--- Exercise data Enclosed Below ---
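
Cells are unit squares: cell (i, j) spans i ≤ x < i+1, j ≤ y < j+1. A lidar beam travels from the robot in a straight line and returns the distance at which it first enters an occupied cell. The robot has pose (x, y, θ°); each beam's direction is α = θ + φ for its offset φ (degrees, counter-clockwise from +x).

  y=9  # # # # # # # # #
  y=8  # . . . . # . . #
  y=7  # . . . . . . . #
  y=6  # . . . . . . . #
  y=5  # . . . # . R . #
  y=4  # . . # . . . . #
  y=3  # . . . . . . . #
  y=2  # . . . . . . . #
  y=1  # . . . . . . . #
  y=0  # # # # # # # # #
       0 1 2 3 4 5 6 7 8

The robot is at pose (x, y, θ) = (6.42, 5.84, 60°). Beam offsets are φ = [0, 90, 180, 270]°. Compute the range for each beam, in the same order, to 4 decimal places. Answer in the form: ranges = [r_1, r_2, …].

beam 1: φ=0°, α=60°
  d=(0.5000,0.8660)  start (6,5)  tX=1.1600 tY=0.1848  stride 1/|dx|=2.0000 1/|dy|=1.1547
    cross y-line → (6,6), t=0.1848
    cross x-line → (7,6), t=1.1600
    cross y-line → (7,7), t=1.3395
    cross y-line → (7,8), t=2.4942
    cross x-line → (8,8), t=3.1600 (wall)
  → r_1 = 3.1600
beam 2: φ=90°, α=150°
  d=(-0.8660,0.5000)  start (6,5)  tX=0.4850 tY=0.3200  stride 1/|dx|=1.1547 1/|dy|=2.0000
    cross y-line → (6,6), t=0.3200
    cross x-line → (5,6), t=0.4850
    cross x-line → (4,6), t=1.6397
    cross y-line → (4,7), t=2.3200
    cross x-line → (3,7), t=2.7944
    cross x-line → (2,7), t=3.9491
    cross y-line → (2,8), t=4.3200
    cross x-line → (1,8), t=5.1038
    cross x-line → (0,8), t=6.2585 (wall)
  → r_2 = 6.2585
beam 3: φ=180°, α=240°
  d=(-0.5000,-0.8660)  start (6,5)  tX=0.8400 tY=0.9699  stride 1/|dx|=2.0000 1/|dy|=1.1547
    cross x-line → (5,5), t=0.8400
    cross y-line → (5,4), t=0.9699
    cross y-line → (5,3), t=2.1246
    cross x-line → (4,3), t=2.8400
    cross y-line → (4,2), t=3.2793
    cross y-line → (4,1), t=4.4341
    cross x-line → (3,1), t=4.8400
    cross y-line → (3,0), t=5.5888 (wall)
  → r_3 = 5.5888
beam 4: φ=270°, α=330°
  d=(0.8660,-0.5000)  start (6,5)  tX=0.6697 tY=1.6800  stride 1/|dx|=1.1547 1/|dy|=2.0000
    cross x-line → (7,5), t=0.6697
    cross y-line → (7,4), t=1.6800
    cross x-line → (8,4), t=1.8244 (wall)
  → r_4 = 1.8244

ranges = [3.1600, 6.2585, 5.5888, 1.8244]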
--- End of Enclosed Exercise data ---
» Task to complete:
Every line of the data above is to be repeated exactly.

» Final answer:
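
Cells are unit squares: cell (i, j) spans i ≤ x < i+1, j ≤ y < j+1. A lidar beam travels from the robot in a straight line and returns the distance at which it first enters an occupied cell. The robot has pose (x, y, θ°); each beam's direction is α = θ + φ for its offset φ (degrees, counter-clockwise from +x).

  y=9  # # # # # # # # #
  y=8  # . . . . # . . #
  y=7  # . . . . . . . #
  y=6  # . . . . . . . #
  y=5  # . . . # . R . #
  y=4  # . . # . . . . #
  y=3  # . . . . . . . #
  y=2  # . . . . . . . #
  y=1  # . . . . . . . #
  y=0  # # # # # # # # #
       0 1 2 3 4 5 6 7 8

The robot is at pose (x, y, θ) = (6.42, 5.84, 60°). Beam offsets are φ = [0, 90, 180, 270]°. Compute the range for each beam, in the same order, to 4 decimal places. Answer in the form: ranges = [r_1, r_2, …].

beam 1: φ=0°, α=60°
  d=(0.5000,0.8660)  start (6,5)  tX=1.1600 tY=0.1848  stride 1/|dx|=2.0000 1/|dy|=1.1547
    cross y-line → (6,6), t=0.1848
    cross x-line → (7,6), t=1.1600
    cross y-line → (7,7), t=1.3395
    cross y-line → (7,8), t=2.4942
    cross x-line → (8,8), t=3.1600 (wall)
  → r_1 = 3.1600
beam 2: φ=90°, α=150°
  d=(-0.8660,0.5000)  start (6,5)  tX=0.4850 tY=0.3200  stride 1/|dx|=1.1547 1/|dy|=2.0000
    cross y-line → (6,6), t=0.3200
    cross x-line → (5,6), t=0.4850
    cross x-line → (4,6), t=1.6397
    cross y-line → (4,7), t=2.3200
    cross x-line → (3,7), t=2.7944
    cross x-line → (2,7), t=3.9491
    cross y-line → (2,8), t=4.3200
    cross x-line → (1,8), t=5.1038
    cross x-line → (0,8), t=6.2585 (wall)
  → r_2 = 6.2585
beam 3: φ=180°, α=240°
  d=(-0.5000,-0.8660)  start (6,5)  tX=0.8400 tY=0.9699  stride 1/|dx|=2.0000 1/|dy|=1.1547
    cross x-line → (5,5), t=0.8400
    cross y-line → (5,4), t=0.9699
    cross y-line → (5,3), t=2.1246
    cross x-line → (4,3), t=2.8400
    cross y-line → (4,2), t=3.2793
    cross y-line → (4,1), t=4.4341
    cross x-line → (3,1), t=4.8400
    cross y-line → (3,0), t=5.5888 (wall)
  → r_3 = 5.5888
beam 4: φ=270°, α=330°
  d=(0.8660,-0.5000)  start (6,5)  tX=0.6697 tY=1.6800  stride 1/|dx|=1.1547 1/|dy|=2.0000
    cross x-line → (7,5), t=0.6697
    cross y-line → (7,4), t=1.6800
    cross x-line → (8,4), t=1.8244 (wall)
  → r_4 = 1.8244

ranges = [3.1600, 6.2585, 5.5888, 1.8244]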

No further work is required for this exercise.